**DATA TO PROCESS:**
• • •

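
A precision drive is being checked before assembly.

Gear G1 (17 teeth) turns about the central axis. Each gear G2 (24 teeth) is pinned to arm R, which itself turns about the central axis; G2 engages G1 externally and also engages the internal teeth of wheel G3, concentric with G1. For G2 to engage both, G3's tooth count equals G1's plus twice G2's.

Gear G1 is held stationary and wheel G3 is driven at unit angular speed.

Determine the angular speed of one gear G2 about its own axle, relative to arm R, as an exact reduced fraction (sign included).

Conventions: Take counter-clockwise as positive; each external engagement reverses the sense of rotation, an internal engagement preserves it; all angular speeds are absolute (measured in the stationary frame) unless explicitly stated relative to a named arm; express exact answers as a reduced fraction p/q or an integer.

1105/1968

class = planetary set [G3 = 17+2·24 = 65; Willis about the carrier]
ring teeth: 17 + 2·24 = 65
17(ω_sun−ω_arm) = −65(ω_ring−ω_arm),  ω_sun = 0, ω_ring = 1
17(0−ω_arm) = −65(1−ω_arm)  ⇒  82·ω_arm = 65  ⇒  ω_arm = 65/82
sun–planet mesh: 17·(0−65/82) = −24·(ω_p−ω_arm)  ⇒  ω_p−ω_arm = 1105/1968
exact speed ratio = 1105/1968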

• • •

**WORK INSTRUCTION:**
The full set of records is to be written out once more, word for word.

**RESPONSE TO THE TASK:**
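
A precision drive is being checked before assembly.

Gear G1 (17 teeth) turns about the central axis. Each gear G2 (24 teeth) is pinned to arm R, which itself turns about the central axis; G2 engages G1 externally and also engages the internal teeth of wheel G3, concentric with G1. For G2 to engage both, G3's tooth count equals G1's plus twice G2's.

Gear G1 is held stationary and wheel G3 is driven at unit angular speed.

Determine the angular speed of one gear G2 about its own axle, relative to arm R, as an exact reduced fraction (sign included).

Conventions: Take counter-clockwise as positive; each external engagement reverses the sense of rotation, an internal engagement preserves it; all angular speeds are absolute (measured in the stationary frame) unless explicitly stated relative to a named arm; express exact answers as a reduced fraction p/q or an integer.

1105/1968

class = planetary set [G3 = 17+2·24 = 65; Willis about the carrier]
ring teeth: 17 + 2·24 = 65
17(ω_sun−ω_arm) = −65(ω_ring−ω_arm),  ω_sun = 0, ω_ring = 1
17(0−ω_arm) = −65(1−ω_arm)  ⇒  82·ω_arm = 65  ⇒  ω_arm = 65/82
sun–planet mesh: 17·(0−65/82) = −24·(ω_p−ω_arm)  ⇒  ω_p−ω_arm = 1105/1968
exact speed ratio = 1105/1968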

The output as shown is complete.